• _WHAT IS BEING ASKED_
If a line in the records below holds the word "normal", copy it.

• _PROVIDED RECORDS_

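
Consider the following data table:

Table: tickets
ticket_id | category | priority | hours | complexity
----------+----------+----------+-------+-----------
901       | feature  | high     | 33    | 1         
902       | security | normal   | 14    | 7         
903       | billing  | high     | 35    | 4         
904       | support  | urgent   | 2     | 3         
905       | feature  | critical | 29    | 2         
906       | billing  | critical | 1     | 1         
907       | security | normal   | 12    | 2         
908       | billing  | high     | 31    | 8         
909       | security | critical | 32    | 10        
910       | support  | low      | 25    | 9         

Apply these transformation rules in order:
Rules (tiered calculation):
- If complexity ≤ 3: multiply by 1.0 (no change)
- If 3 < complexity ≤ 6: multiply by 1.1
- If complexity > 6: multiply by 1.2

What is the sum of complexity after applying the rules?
54.2

Step 1: Tier 1 (complexity ≤ 3): 5 records, sum = 9 × 1.0 = 9.0
Step 2: Tier 2 (3 < complexity ≤ 6): 1 records, sum = 4 × 1.1 = 4.4
Step 3: Tier 3 (complexity > 6): 4 records, sum = 34 × 1.2 = 40.8
Step 4: Final sum = 9.0 + 4.4 + 40.8 = 54.2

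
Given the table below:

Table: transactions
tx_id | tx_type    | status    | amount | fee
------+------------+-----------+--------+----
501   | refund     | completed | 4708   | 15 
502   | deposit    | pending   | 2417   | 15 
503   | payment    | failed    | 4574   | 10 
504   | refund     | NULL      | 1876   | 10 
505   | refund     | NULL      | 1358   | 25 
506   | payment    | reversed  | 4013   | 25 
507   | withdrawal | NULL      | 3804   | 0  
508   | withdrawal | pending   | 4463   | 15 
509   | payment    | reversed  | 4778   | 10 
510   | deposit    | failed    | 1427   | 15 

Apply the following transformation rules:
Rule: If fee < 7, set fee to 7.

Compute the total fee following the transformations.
147

Step 1: 1 records have fee < 7
Step 2: These records originally summed to 0
Step 3: After setting to minimum: 1 × 7 = 7
Step 4: Unaffected records sum: 140
Step 5: Final sum = 7 + 140 = 147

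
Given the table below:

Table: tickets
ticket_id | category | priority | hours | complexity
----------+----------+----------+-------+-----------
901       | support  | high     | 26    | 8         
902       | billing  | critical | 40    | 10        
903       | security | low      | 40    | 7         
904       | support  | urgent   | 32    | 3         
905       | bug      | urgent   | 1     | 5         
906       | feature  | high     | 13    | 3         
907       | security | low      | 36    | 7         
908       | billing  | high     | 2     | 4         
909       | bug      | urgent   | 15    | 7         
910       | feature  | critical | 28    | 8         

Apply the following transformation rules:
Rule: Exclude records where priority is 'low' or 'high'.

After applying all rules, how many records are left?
5

Step 1: Count records to exclude
  - 2 (low) + 3 (high) = 5 records
Step 2: Total records: 10
Step 3: Remaining = 10 - 5 = 5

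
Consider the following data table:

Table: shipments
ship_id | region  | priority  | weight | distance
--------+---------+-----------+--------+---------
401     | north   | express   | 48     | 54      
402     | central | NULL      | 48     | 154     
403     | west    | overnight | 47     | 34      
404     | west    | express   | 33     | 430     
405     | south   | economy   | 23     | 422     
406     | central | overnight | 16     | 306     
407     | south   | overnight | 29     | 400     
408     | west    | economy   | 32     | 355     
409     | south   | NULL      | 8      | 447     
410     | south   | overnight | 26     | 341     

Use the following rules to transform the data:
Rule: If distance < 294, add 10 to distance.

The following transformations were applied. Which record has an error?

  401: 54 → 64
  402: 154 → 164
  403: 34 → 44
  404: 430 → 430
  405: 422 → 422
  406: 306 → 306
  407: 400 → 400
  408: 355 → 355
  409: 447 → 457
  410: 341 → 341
Record 409 has an error. The correct transformed value should be 447, not 457.

Step 1: Check each record against the rule
Step 2: Record 409 has distance = 447
Step 3: Since 447 >= 294, the bonus should not have been applied
Step 4: Correct value = 447, but claimed value = 457
Conclusion: Record 409 has the error.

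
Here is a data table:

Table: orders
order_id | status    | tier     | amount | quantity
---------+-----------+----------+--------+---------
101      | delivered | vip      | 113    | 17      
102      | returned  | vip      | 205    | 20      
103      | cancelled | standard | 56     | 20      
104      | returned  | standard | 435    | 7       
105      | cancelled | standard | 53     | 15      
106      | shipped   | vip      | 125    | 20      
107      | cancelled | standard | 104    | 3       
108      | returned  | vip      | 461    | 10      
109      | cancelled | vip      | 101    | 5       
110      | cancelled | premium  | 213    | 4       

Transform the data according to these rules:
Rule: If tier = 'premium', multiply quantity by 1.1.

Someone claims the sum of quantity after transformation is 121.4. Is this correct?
Yes, the result is correct.

Step 1: Calculate the correct sum after transformation
Step 2: Apply multiplier 1.1 to records where tier = 'premium'
Step 3: Correct result = 121.4
Step 4: Claimed result = 121.4
Step 5: 121.4 = 121.4 ✓
Conclusion: The claimed result is correct.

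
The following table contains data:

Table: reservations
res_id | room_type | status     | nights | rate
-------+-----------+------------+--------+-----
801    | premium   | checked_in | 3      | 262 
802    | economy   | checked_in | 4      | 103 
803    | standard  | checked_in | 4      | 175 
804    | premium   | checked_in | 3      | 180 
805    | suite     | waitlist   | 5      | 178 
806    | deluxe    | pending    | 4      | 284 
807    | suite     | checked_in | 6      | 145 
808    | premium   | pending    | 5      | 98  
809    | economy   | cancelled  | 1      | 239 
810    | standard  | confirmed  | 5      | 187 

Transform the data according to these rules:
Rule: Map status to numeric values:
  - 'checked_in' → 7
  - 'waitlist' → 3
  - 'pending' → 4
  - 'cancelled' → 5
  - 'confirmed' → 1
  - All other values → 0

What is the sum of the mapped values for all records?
52

Step 1: Apply mapping to each record
Step 2: Count by status:
  'checked_in': 5 records × 7 = 35
  'waitlist': 1 records × 3 = 3
  'pending': 2 records × 4 = 8
  'cancelled': 1 records × 5 = 5
  'confirmed': 1 records × 1 = 1
Step 3: Sum all mapped values = 52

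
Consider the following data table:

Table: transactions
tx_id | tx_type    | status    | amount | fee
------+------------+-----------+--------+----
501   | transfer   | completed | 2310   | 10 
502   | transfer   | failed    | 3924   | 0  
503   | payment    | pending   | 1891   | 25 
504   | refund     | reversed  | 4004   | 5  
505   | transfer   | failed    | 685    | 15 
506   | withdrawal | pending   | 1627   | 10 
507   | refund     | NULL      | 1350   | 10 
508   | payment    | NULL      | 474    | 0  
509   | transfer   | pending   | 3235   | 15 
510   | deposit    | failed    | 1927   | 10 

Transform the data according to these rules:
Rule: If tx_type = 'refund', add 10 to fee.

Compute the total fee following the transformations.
120

Step 1: Count records where tx_type = 'refund': 2
Step 2: Total bonus added: 2 × 10 = 20
Step 3: Original sum of fee: 100
Step 4: Final sum = 100 + 20 = 120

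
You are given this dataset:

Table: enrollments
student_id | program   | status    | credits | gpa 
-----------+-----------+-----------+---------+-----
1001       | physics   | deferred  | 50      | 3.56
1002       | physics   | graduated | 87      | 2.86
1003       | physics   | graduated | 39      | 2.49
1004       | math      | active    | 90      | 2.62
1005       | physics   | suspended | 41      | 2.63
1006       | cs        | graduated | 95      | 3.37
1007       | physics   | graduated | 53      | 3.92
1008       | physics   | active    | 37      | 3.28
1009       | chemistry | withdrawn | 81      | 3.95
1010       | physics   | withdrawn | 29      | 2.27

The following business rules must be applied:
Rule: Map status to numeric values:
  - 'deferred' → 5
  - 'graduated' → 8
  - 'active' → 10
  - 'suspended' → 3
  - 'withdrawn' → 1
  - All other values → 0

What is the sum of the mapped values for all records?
62

Step 1: Apply mapping to each record
Step 2: Count by status:
  'deferred': 1 records × 5 = 5
  'graduated': 4 records × 8 = 32
  'active': 2 records × 10 = 20
  'suspended': 1 records × 3 = 3
  'withdrawn': 2 records × 1 = 2
Step 3: Sum all mapped values = 62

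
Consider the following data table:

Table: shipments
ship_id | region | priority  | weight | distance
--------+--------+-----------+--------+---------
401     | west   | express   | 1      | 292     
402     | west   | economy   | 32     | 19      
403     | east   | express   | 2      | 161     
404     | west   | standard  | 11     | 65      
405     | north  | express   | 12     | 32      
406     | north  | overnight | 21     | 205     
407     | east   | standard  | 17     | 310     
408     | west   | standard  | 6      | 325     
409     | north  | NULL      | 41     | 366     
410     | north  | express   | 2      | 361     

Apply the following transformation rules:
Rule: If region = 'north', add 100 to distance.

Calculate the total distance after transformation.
2536

Step 1: Count records where region = 'north': 4
Step 2: Total bonus added: 4 × 100 = 400
Step 3: Original sum of distance: 2136
Step 4: Final sum = 2136 + 400 = 2536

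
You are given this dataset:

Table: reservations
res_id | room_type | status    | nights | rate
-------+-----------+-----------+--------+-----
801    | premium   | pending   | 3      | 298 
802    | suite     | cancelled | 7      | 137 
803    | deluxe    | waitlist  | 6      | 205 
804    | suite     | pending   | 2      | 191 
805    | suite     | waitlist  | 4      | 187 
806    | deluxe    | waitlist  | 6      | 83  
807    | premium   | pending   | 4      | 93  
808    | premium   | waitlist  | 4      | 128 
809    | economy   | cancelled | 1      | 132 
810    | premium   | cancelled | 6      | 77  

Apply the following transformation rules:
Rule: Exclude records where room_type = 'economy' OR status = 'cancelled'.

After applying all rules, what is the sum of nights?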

• _RESPONSE AREA_
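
902       | security | normal   | 14    | 7         
907       | security | normal   | 12    | 2         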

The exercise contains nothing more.